(Entries taken from a collection)
Content starts

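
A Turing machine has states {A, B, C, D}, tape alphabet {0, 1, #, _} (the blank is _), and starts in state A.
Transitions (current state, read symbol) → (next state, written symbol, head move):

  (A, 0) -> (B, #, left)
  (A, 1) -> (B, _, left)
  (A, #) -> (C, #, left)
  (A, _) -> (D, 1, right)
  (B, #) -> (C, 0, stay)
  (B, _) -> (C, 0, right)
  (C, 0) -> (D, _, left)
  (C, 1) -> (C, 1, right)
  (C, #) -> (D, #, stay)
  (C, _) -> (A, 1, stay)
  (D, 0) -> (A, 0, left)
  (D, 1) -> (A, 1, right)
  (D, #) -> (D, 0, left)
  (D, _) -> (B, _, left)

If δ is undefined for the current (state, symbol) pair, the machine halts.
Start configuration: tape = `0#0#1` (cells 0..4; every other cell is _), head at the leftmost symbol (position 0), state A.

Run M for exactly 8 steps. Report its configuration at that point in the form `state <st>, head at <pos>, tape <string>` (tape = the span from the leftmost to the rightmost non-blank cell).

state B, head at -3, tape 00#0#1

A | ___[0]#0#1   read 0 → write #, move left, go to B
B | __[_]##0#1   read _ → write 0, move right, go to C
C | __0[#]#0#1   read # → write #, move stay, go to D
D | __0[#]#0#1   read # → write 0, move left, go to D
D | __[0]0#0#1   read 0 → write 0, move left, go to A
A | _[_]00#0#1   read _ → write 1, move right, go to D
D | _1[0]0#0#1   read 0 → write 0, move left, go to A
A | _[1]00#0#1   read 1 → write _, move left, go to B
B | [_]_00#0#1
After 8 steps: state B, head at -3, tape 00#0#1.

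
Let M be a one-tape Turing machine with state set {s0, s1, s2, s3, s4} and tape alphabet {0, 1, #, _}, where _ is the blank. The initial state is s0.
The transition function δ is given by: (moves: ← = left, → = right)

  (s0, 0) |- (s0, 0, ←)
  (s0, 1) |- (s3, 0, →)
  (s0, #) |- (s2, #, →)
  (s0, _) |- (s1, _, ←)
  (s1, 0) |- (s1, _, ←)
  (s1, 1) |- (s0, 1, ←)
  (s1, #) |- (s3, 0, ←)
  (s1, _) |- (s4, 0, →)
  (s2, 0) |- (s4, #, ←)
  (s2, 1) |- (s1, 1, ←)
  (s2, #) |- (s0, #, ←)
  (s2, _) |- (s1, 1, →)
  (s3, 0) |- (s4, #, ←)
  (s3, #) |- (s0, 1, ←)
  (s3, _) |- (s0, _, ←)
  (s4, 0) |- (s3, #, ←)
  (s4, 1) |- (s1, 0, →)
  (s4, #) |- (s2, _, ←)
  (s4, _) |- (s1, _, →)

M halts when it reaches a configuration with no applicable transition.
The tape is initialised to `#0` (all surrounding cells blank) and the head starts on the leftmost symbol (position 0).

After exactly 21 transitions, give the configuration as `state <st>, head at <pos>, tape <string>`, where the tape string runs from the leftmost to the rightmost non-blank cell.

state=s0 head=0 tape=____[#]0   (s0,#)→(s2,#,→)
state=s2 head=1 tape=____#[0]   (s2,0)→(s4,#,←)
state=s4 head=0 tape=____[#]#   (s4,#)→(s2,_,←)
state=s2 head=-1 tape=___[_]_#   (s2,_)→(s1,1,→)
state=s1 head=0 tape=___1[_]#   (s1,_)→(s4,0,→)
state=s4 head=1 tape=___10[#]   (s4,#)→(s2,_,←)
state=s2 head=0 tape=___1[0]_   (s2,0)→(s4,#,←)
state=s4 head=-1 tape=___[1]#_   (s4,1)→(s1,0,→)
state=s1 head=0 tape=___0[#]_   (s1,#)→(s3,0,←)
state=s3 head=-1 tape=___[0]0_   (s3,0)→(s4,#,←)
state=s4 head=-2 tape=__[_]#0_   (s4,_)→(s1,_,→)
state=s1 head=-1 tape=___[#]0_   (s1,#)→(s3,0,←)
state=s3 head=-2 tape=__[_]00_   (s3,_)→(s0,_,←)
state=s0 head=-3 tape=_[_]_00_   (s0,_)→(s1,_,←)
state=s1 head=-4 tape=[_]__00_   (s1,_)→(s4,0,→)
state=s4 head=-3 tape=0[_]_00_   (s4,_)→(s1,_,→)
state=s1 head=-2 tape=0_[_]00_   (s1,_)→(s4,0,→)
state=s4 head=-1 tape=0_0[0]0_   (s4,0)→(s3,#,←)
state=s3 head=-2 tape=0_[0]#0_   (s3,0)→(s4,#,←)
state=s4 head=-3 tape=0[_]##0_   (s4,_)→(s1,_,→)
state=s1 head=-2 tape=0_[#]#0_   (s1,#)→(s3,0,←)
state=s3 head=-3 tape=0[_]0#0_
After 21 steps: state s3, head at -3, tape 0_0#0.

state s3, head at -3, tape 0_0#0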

Content ends

Within the data above, the lines from the one with "(s3, 0) |- (s4, #, ←)" to the one with "The tape is" must be repeated exactly; no other line belongs in the answer.

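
  (s3, 0) |- (s4, #, ←)
  (s3, #) |- (s0, 1, ←)
  (s3, _) |- (s0, _, ←)
  (s4, 0) |- (s3, #, ←)
  (s4, 1) |- (s1, 0, →)
  (s4, #) |- (s2, _, ←)
  (s4, _) |- (s1, _, →)

M halts when it reaches a configuration with no applicable transition.
The tape is initialised to `#0` (all surrounding cells blank) and the head starts on the leftmost symbol (position 0).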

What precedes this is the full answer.